#### TASK INSTRUCTIONS
Two lines in the listing below mark the span: one contains "the weld. Determine" and one contains "Connection check — a tension". Reproduce both of them and everything between, exactly.

━━━━━ DATA LISTING

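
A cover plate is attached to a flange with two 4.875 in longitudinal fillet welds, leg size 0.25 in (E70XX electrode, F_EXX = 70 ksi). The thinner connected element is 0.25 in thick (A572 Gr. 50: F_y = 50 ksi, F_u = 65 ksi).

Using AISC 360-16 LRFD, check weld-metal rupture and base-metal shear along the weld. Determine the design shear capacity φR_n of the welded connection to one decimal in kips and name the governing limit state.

54.3 kips (weld metal governs)

Weld metal: throat = 0.707×0.25 = 0.17675 in, L = 2×4.875 = 9.75 in. φR_n = 0.75 × 0.6 × 70 × 0.17675 × 9.75 = 54.3 kips.
Base metal shear (0.25 in plate): yield φR_n = 1.0×0.6×50×0.25×9.75 = 73.1 kips; rupture φR_n = 0.75×0.6×65×0.25×9.75 = 71.3 kips; take 71.3 kips (rupture).
Governing: min(54.3, 71.3) = 54.3 kips → weld metal.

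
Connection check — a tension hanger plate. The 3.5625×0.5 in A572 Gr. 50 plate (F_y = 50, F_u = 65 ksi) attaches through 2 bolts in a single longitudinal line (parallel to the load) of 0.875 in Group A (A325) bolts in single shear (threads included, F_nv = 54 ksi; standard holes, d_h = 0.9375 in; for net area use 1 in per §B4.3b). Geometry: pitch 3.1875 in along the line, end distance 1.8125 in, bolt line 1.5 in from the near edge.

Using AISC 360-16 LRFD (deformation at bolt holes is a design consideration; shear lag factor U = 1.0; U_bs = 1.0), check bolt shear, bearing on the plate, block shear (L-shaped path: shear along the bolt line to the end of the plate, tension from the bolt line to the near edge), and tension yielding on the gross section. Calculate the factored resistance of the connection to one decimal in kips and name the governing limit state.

Bolt shear: A_b = π(0.875)²/4 = 0.60132 in². φR_n = 0.75 × 54 × 0.60132 × 2 × 1 = 48.7 kips.
Bearing (0.5 in plate, F_u = 65 ksi): end bolts L_c = 1.8125 − 0.9375/2 = 1.34375, R_n = min(1.2×1.34375×0.5×65, 2.4×0.875×0.5×65) = 52.406 kips/bolt; interior L_c = 3.1875 − 0.9375 = 2.25, R_n = 68.25 kips/bolt. φR_n = 0.75 × (1×52.406 + 1×68.25) = 90.5 kips.
Block shear: shear path 1×[1.8125+1×3.1875] = 1×5 in, A_gv = 2.5, A_nv = 1×(5 − 1.5×1)×0.5 = 1.75 in²; tension to near edge: (1.5 − 0.5×1)×0.5 = 0.5 in². R_n = min(0.6×65×1.75, 0.6×50×2.5) + 1.0×65×0.5 = min(68.25, 75) + 32.5 = 100.75 kips. φR_n = 0.75 × 100.75 = 75.6 kips.
Tension yield (gross): A_g = 3.5625×0.5 = 1.7813 in². φR_n = 0.90 × 50 × 1.7813 = 80.2 kips.
Governing: min(48.7, 90.5, 75.6, 80.2) = 48.7 kips → bolt shear.

48.7 kips (bolt shear governs)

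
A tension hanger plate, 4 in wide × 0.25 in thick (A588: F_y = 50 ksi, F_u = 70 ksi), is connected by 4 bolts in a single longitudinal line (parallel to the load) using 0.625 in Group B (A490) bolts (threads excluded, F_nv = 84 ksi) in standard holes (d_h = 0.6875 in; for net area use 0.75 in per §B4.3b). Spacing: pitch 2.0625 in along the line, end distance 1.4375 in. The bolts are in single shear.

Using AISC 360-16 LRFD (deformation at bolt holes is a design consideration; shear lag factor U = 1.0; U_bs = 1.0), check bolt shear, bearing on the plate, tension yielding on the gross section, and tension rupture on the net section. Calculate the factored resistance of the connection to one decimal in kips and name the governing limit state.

Bolt shear: A_b = π(0.625)²/4 = 0.3068 in². φR_n = 0.75 × 84 × 0.3068 × 4 × 1 = 77.3 kips.
Bearing (0.25 in plate, F_u = 70 ksi): end bolts L_c = 1.4375 − 0.6875/2 = 1.09375, R_n = min(1.2×1.09375×0.25×70, 2.4×0.625×0.25×70) = 22.969 kips/bolt; interior L_c = 2.0625 − 0.6875 = 1.375, R_n = 26.25 kips/bolt. φR_n = 0.75 × (1×22.969 + 3×26.25) = 76.3 kips.
Tension yield (gross): A_g = 4×0.25 = 1 in². φR_n = 0.90 × 50 × 1 = 45.0 kips.
Tension rupture (net): A_n = (4 − 1×0.75)×0.25 = 0.8125 in² (U = 1.0, A_e = A_n). φR_n = 0.75 × 70 × 0.8125 = 42.7 kips.
Governing: min(77.3, 76.3, 45.0, 42.7) = 42.7 kips → net-section rupture.

42.7 kips (net-section rupture governs)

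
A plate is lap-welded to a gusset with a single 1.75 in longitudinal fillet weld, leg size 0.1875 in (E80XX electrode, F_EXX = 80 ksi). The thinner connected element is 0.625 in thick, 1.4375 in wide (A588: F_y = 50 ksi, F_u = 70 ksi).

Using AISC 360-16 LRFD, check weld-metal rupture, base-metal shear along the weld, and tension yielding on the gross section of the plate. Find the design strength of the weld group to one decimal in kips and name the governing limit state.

8.4 kips (weld metal governs)

Weld metal: throat = 0.707×0.1875 = 0.13256 in, L = 1.75 in. φR_n = 0.75 × 0.6 × 80 × 0.13256 × 1.75 = 8.4 kips.
Base metal shear (0.625 in plate): yield φR_n = 1.0×0.6×50×0.625×1.75 = 32.8 kips; rupture φR_n = 0.75×0.6×70×0.625×1.75 = 34.5 kips; take 32.8 kips (yield).
Tension yield (gross): A_g = 1.4375×0.625 = 0.89844 in². φR_n = 0.90 × 50 × 0.89844 = 40.4 kips.
Governing: min(8.4, 32.8, 40.4) = 8.4 kips → weld metal.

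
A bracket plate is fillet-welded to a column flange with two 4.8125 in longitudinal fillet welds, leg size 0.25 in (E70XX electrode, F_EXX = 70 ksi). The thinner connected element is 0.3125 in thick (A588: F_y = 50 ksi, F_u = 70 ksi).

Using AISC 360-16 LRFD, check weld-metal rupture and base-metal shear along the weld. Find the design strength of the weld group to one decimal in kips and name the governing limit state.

Weld metal: throat = 0.707×0.25 = 0.17675 in, L = 2×4.8125 = 9.625 in. φR_n = 0.75 × 0.6 × 70 × 0.17675 × 9.625 = 53.6 kips.
Base metal shear (0.3125 in plate): yield φR_n = 1.0×0.6×50×0.3125×9.625 = 90.2 kips; rupture φR_n = 0.75×0.6×70×0.3125×9.625 = 94.7 kips; take 90.2 kips (yield).
Governing: min(53.6, 90.2) = 53.6 kips → weld metal.

53.6 kips (weld metal governs)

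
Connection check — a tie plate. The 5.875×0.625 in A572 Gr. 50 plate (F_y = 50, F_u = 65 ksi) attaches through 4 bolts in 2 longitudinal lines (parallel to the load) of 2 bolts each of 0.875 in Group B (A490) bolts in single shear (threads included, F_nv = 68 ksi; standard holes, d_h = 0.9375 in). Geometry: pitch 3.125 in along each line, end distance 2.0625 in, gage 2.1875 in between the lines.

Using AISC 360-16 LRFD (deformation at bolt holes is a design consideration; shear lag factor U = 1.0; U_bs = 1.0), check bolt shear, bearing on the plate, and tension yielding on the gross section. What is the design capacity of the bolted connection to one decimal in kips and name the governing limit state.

122.7 kips (bolt shear governs)

Bolt shear: A_b = π(0.875)²/4 = 0.60132 in². φR_n = 0.75 × 68 × 0.60132 × 4 × 1 = 122.7 kips.
Bearing (0.625 in plate, F_u = 65 ksi): end bolts L_c = 2.0625 − 0.9375/2 = 1.59375, R_n = min(1.2×1.59375×0.625×65, 2.4×0.875×0.625×65) = 77.695 kips/bolt; interior L_c = 3.125 − 0.9375 = 2.1875, R_n = 85.313 kips/bolt. φR_n = 0.75 × (2×77.695 + 2×85.313) = 244.5 kips.
Tension yield (gross): A_g = 5.875×0.625 = 3.6719 in². φR_n = 0.90 × 50 × 3.6719 = 165.2 kips.
Governing: min(122.7, 244.5, 165.2) = 122.7 kips → bolt shear.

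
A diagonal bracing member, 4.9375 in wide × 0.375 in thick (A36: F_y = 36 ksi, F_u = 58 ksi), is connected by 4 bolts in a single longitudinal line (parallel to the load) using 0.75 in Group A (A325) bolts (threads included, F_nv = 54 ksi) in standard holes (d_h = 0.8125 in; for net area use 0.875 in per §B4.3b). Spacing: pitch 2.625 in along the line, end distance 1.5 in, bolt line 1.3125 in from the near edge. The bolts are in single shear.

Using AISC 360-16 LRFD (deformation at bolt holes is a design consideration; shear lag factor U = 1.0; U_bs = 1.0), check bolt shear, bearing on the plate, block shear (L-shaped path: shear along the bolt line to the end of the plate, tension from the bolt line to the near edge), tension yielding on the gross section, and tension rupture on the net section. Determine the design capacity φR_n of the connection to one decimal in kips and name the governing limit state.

Bolt shear: A_b = π(0.75)²/4 = 0.44179 in². φR_n = 0.75 × 54 × 0.44179 × 4 × 1 = 71.6 kips.
Bearing (0.375 in plate, F_u = 58 ksi): end bolts L_c = 1.5 − 0.8125/2 = 1.09375, R_n = min(1.2×1.09375×0.375×58, 2.4×0.75×0.375×58) = 28.547 kips/bolt; interior L_c = 2.625 − 0.8125 = 1.8125, R_n = 39.15 kips/bolt. φR_n = 0.75 × (1×28.547 + 3×39.15) = 109.5 kips.
Block shear: shear path 1×[1.5+3×2.625] = 1×9.375 in, A_gv = 3.5156, A_nv = 1×(9.375 − 3.5×0.875)×0.375 = 2.3672 in²; tension to near edge: (1.3125 − 0.5×0.875)×0.375 = 0.32813 in². R_n = min(0.6×58×2.3672, 0.6×36×3.5156) + 1.0×58×0.32813 = min(82.379, 75.937) + 19.032 = 94.969 kips. φR_n = 0.75 × 94.969 = 71.2 kips.
Tension yield (gross): A_g = 4.9375×0.375 = 1.8516 in². φR_n = 0.90 × 36 × 1.8516 = 60.0 kips.
Tension rupture (net): A_n = (4.9375 − 1×0.875)×0.375 = 1.5234 in² (U = 1.0, A_e = A_n). φR_n = 0.75 × 58 × 1.5234 = 66.3 kips.
Governing: min(71.6, 109.5, 71.2, 60.0, 66.3) = 60.0 kips → gross-section yield.

60.0 kips (gross-section yield governs)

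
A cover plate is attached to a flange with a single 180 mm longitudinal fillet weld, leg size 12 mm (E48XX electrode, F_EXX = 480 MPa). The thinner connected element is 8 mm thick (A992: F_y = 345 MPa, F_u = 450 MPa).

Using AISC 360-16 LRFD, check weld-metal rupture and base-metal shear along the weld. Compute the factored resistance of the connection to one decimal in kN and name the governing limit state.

Weld metal: throat = 0.707×12 = 8.484 mm, L = 180 mm. φR_n = 0.75 × 0.6 × 480 × 8.484 × 180 = 329.9 kN.
Base metal shear (8 mm plate): yield φR_n = 1.0×0.6×345×8×180 = 298.1 kN; rupture φR_n = 0.75×0.6×450×8×180 = 291.6 kN; take 291.6 kN (rupture).
Governing: min(329.9, 291.6) = 291.6 kN → base-metal shear.

291.6 kN (base-metal shear governs)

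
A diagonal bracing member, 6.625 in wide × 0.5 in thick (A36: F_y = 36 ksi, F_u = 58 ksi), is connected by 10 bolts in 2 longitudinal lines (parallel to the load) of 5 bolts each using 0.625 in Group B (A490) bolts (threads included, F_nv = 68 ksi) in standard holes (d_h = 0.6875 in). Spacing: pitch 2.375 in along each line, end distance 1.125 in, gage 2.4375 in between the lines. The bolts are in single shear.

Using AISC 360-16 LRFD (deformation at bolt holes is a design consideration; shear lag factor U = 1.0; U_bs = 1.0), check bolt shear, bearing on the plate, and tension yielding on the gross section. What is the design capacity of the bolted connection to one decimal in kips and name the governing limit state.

107.3 kips (gross-section yield governs)

Bolt shear: A_b = π(0.625)²/4 = 0.3068 in². φR_n = 0.75 × 68 × 0.3068 × 10 × 1 = 156.5 kips.
Bearing (0.5 in plate, F_u = 58 ksi): end bolts L_c = 1.125 − 0.6875/2 = 0.78125, R_n = min(1.2×0.78125×0.5×58, 2.4×0.625×0.5×58) = 27.188 kips/bolt; interior L_c = 2.375 − 0.6875 = 1.6875, R_n = 43.5 kips/bolt. φR_n = 0.75 × (2×27.188 + 8×43.5) = 301.8 kips.
Tension yield (gross): A_g = 6.625×0.5 = 3.3125 in². φR_n = 0.90 × 36 × 3.3125 = 107.3 kips.
Governing: min(156.5, 301.8, 107.3) = 107.3 kips → gross-section yield.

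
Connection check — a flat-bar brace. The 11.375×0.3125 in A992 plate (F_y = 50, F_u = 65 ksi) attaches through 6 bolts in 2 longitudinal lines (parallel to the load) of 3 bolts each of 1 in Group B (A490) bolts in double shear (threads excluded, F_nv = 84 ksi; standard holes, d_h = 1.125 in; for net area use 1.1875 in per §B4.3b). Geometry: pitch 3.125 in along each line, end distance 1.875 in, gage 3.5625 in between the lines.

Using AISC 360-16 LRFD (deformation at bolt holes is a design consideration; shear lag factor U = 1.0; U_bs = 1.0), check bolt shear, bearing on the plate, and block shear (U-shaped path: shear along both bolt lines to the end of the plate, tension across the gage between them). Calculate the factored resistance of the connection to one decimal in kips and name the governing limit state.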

━━━━━━━━━━

#### TASK OUTPUT
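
Using AISC 360-16 LRFD, check weld-metal rupture and base-metal shear along the weld. Determine the design shear capacity φR_n of the welded connection to one decimal in kips and name the governing limit state.

54.3 kips (weld metal governs)

Weld metal: throat = 0.707×0.25 = 0.17675 in, L = 2×4.875 = 9.75 in. φR_n = 0.75 × 0.6 × 70 × 0.17675 × 9.75 = 54.3 kips.
Base metal shear (0.25 in plate): yield φR_n = 1.0×0.6×50×0.25×9.75 = 73.1 kips; rupture φR_n = 0.75×0.6×65×0.25×9.75 = 71.3 kips; take 71.3 kips (rupture).
Governing: min(54.3, 71.3) = 54.3 kips → weld metal.

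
Connection check — a tension hanger plate. The 3.5625×0.5 in A572 Gr. 50 plate (F_y = 50, F_u = 65 ksi) attaches through 2 bolts in a single longitudinal line (parallel to the load) of 0.875 in Group A (A325) bolts in single shear (threads included, F_nv = 54 ksi; standard holes, d_h = 0.9375 in; for net area use 1 in per §B4.3b). Geometry: pitch 3.1875 in along the line, end distance 1.8125 in, bolt line 1.5 in from the near edge.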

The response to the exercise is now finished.